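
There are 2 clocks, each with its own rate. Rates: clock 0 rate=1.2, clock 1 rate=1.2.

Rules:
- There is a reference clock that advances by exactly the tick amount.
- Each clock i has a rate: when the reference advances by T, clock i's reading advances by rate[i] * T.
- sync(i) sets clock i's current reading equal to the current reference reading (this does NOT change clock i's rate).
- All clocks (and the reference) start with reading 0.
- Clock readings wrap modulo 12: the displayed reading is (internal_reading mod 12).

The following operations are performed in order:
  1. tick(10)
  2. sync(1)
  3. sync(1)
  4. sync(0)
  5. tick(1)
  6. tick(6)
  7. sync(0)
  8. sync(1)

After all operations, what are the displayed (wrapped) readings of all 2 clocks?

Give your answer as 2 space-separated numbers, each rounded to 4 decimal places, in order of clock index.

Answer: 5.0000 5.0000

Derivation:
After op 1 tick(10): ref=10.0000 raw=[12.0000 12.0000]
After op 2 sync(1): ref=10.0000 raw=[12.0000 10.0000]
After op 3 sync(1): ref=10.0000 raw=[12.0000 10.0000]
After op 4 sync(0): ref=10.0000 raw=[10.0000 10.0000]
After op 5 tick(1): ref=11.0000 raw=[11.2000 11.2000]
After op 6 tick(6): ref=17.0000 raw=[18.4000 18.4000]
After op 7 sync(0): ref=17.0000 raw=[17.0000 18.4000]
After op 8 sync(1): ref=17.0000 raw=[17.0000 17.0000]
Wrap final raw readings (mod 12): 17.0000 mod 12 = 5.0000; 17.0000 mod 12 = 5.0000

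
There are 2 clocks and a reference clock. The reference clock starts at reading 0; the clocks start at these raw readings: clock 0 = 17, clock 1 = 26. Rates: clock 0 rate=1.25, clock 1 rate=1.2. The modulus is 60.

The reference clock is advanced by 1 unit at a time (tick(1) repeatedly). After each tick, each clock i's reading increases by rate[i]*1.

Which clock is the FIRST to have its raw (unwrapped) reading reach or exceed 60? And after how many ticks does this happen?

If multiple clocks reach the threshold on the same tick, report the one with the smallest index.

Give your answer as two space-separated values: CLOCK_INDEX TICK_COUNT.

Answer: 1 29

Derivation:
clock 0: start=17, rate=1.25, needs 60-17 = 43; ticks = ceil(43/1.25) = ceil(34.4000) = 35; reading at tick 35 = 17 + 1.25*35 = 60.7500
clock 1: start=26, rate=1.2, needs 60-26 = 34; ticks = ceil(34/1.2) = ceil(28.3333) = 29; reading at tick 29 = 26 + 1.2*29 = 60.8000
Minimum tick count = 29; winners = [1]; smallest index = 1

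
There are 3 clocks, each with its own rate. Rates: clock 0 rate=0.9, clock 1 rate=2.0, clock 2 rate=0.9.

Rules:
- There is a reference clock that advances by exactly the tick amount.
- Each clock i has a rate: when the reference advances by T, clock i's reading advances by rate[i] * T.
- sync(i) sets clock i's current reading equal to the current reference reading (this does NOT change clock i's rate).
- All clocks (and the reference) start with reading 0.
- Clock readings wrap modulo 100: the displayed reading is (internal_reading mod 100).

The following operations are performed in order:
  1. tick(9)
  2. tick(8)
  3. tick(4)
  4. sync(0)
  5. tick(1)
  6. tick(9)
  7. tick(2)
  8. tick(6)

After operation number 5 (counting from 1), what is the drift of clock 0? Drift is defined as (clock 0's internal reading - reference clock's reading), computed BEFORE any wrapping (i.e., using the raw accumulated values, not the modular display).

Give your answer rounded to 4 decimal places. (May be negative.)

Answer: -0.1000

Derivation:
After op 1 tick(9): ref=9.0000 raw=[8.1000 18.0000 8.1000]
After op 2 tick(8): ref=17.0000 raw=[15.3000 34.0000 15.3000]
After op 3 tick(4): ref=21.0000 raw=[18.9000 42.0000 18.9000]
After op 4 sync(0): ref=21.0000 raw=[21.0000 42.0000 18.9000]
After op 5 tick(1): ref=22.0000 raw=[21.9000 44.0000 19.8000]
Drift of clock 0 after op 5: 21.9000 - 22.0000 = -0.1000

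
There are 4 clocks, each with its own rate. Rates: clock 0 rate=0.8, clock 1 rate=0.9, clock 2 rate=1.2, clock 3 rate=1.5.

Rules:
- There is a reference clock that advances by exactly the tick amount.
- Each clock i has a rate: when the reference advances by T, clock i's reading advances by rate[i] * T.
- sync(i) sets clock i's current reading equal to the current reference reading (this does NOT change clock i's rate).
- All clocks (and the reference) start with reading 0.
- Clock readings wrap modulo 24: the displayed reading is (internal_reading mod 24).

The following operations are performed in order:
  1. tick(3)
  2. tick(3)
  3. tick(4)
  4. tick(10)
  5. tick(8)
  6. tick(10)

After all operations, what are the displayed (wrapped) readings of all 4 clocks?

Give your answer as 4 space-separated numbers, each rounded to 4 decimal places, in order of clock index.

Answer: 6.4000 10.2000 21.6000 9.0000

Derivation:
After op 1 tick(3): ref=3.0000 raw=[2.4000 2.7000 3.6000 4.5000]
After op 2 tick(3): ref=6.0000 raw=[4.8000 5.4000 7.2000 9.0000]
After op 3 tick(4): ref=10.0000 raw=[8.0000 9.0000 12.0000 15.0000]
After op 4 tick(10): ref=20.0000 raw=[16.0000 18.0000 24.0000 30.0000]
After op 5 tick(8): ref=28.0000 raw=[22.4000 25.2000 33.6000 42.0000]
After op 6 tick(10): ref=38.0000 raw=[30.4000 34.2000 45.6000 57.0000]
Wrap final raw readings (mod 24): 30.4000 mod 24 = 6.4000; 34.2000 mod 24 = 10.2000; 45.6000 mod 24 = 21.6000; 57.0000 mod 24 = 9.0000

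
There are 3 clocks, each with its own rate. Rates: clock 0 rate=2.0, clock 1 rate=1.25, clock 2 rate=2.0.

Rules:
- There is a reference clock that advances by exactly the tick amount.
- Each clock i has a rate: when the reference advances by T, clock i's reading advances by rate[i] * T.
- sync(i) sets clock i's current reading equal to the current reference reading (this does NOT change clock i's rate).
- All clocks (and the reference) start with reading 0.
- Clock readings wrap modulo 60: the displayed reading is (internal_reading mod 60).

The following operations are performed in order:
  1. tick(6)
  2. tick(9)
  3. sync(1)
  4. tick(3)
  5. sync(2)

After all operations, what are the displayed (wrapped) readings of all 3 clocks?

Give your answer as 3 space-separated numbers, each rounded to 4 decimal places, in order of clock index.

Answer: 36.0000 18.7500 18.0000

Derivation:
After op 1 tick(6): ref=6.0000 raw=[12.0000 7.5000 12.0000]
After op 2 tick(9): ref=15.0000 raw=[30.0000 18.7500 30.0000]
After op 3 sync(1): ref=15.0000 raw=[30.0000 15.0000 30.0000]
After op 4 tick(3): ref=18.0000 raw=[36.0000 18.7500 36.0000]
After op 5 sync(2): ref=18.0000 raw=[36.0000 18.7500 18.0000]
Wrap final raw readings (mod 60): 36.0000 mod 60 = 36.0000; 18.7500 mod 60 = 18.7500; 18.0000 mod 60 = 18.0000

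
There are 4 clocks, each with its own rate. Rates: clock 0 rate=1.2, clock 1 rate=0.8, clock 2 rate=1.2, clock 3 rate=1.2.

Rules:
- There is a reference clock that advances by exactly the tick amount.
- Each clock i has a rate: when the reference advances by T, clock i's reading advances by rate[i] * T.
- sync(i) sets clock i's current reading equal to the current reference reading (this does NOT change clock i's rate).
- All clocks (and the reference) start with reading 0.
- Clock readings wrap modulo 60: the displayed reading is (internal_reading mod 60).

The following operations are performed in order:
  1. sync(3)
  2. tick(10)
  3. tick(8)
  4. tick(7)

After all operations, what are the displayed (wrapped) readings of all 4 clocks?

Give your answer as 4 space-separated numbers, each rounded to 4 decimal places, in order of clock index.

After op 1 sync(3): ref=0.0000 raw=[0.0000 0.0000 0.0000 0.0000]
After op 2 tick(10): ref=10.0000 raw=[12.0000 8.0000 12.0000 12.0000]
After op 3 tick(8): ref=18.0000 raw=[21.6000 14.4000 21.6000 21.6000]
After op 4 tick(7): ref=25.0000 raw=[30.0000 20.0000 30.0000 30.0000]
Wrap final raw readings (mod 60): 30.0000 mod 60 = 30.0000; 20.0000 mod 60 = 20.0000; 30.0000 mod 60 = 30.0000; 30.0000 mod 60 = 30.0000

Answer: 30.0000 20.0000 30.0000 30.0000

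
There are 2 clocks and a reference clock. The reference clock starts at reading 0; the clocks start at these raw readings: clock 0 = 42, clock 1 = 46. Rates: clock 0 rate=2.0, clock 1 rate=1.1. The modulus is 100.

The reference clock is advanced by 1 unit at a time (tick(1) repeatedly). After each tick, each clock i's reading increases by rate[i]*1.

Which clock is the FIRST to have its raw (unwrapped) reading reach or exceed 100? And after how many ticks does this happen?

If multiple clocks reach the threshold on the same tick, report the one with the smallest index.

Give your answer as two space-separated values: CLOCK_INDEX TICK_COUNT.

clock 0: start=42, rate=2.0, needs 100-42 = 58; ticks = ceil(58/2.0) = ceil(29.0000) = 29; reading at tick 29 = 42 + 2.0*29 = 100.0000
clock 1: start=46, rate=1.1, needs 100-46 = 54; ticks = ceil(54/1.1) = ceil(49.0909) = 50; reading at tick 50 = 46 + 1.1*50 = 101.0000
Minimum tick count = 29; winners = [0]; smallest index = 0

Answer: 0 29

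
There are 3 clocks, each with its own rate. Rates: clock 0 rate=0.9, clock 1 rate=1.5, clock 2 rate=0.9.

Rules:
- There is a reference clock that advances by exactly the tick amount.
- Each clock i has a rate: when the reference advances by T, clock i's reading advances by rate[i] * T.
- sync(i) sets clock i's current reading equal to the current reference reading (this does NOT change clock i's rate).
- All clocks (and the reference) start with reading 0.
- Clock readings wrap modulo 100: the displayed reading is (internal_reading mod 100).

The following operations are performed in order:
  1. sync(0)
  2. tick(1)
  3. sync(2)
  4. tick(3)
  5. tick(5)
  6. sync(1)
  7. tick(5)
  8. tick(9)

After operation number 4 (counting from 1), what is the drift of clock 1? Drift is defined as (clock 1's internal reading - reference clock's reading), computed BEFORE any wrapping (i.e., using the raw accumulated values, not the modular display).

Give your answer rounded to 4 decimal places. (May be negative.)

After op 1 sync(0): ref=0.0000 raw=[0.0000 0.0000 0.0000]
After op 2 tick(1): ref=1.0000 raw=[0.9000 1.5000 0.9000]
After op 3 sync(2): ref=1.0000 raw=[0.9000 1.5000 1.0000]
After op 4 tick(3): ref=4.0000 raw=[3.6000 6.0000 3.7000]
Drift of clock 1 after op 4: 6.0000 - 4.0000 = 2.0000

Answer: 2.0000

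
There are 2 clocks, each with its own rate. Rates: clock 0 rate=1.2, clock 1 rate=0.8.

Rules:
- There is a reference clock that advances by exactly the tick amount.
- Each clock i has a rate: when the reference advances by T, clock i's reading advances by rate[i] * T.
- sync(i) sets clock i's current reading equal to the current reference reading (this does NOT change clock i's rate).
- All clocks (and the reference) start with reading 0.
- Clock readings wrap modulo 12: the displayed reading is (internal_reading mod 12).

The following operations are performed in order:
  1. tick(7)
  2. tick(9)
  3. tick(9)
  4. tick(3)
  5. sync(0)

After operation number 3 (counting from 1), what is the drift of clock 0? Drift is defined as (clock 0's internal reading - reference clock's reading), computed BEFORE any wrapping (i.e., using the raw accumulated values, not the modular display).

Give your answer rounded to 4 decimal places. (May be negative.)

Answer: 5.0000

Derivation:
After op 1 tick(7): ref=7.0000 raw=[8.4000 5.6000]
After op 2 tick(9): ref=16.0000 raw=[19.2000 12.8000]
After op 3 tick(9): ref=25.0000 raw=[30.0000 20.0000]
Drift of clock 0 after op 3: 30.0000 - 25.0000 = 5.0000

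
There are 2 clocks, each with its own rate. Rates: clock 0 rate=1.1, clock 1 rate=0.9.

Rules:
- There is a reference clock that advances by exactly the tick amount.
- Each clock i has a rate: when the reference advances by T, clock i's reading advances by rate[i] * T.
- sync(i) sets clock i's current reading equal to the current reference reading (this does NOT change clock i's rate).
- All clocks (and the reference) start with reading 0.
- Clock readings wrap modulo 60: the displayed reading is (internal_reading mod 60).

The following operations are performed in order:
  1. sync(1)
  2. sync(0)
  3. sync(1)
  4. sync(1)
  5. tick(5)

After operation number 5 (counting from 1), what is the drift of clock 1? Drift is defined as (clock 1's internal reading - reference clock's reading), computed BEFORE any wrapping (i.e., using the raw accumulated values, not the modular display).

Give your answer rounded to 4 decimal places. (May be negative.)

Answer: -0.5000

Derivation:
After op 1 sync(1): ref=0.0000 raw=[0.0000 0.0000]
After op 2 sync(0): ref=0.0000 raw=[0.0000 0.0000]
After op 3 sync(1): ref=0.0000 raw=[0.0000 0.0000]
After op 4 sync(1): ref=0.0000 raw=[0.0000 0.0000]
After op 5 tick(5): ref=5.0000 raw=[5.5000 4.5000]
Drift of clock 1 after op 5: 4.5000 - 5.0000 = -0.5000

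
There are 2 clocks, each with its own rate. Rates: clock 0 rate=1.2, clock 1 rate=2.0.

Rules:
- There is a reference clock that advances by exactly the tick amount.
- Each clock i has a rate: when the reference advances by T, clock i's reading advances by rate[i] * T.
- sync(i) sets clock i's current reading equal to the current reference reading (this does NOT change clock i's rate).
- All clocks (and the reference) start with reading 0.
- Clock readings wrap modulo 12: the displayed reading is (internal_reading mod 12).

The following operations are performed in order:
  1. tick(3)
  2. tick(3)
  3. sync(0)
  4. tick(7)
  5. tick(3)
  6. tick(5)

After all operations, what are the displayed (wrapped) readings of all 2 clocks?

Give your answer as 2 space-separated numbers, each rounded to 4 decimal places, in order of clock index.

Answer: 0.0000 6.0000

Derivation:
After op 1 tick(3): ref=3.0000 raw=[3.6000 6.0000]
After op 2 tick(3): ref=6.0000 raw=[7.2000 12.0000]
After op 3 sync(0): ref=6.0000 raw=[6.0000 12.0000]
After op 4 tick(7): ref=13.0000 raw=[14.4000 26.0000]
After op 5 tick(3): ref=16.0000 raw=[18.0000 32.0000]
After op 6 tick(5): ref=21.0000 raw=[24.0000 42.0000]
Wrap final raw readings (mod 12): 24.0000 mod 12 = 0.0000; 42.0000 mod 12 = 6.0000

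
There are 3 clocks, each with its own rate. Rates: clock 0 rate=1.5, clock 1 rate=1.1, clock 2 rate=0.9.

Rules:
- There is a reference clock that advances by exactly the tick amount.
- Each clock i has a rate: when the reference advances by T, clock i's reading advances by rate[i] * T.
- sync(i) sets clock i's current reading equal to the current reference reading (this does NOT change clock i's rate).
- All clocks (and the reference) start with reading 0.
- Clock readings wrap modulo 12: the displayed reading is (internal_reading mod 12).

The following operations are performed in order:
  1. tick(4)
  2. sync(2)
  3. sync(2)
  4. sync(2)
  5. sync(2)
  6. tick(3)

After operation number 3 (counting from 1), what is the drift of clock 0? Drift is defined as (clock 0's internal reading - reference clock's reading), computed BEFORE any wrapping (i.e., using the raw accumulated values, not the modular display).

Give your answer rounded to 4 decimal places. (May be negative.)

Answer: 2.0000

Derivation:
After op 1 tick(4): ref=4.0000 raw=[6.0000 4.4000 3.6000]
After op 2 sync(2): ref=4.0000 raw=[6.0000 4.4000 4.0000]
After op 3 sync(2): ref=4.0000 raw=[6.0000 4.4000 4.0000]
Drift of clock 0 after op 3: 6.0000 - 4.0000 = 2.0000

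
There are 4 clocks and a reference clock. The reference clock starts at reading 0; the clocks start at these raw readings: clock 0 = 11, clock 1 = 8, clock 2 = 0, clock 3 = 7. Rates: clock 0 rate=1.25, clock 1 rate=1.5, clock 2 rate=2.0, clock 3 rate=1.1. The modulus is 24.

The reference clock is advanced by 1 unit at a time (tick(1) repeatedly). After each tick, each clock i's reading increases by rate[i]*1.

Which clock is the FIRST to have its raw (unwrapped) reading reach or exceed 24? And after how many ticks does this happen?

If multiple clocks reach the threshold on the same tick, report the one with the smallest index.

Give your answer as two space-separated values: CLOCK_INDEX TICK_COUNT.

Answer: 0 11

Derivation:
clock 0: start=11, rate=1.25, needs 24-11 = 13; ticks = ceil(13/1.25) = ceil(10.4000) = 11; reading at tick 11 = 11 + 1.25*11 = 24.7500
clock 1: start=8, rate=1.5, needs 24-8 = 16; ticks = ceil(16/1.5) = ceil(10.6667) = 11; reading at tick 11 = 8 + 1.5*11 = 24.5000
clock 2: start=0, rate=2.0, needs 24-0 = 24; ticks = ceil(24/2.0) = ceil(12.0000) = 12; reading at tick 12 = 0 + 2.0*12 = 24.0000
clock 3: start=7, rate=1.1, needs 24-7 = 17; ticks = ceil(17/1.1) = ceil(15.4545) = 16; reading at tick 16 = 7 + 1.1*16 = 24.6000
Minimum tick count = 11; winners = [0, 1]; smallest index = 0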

» Aim of the exercise:
Word for word, reproduce the lines of the listing from the first one through the line containing "1. tick(10)", and no more.

» Your response:
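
There are 2 clocks, each with its own rate. Rates: clock 0 rate=1.2, clock 1 rate=1.2.

Rules:
- There is a reference clock that advances by exactly the tick amount.
- Each clock i has a rate: when the reference advances by T, clock i's reading advances by rate[i] * T.
- sync(i) sets clock i's current reading equal to the current reference reading (this does NOT change clock i's rate).
- All clocks (and the reference) start with reading 0.
- Clock readings wrap modulo 12: the displayed reading is (internal_reading mod 12).

The following operations are performed in order:
  1. tick(10)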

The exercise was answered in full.